### SOURCE MATERIAL ###
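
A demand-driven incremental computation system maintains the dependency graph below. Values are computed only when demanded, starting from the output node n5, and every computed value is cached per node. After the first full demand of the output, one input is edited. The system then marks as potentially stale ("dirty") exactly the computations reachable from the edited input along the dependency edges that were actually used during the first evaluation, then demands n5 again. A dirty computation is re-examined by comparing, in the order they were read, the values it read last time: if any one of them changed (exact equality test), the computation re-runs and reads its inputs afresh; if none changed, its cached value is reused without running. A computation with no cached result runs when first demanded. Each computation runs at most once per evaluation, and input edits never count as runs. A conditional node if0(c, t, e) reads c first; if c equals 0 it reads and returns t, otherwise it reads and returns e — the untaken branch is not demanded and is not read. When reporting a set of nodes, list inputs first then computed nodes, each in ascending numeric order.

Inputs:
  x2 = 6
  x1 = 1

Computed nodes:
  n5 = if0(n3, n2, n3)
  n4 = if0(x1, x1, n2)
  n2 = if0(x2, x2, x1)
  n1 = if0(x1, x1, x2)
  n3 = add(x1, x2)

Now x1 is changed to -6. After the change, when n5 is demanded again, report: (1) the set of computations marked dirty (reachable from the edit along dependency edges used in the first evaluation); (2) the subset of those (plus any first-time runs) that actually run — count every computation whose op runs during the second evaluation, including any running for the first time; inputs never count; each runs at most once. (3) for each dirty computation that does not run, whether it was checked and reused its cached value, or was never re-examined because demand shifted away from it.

Marked dirty: n3, n5.
Computations that run: n2, n3, n5 — 3 in total.
Every dirty computation ran.
Key observation: a condition flipped, so demand reaches new nodes — n2 runs for the first time.

First evaluation (everything demanded from the output):
  n3 = add(1, 6) = 7
  n5 = if0(n3=7 -> else branch n3) = 7

Propagation after the edit:
  n2: demanded for the first time — runs, produces -6.
  n3: runs — x1 1->-6; result 0.
  n5: runs — n3 7->0; n3 7->0; result -6.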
###
_EXERCISE:_
Starting from the line containing "n3 = add(x1, x2)", repeat each line through the end of the entries, exactly.

_ANSWER TO THIS TASK:_
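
  n3 = add(x1, x2)

Now x1 is changed to -6. After the change, when n5 is demanded again, report: (1) the set of computations marked dirty (reachable from the edit along dependency edges used in the first evaluation); (2) the subset of those (plus any first-time runs) that actually run — count every computation whose op runs during the second evaluation, including any running for the first time; inputs never count; each runs at most once. (3) for each dirty computation that does not run, whether it was checked and reused its cached value, or was never re-examined because demand shifted away from it.

Marked dirty: n3, n5.
Computations that run: n2, n3, n5 — 3 in total.
Every dirty computation ran.
Key observation: a condition flipped, so demand reaches new nodes — n2 runs for the first time.

First evaluation (everything demanded from the output):
  n3 = add(1, 6) = 7
  n5 = if0(n3=7 -> else branch n3) = 7

Propagation after the edit:
  n2: demanded for the first time — runs, produces -6.
  n3: runs — x1 1->-6; result 0.
  n5: runs — n3 7->0; n3 7->0; result -6.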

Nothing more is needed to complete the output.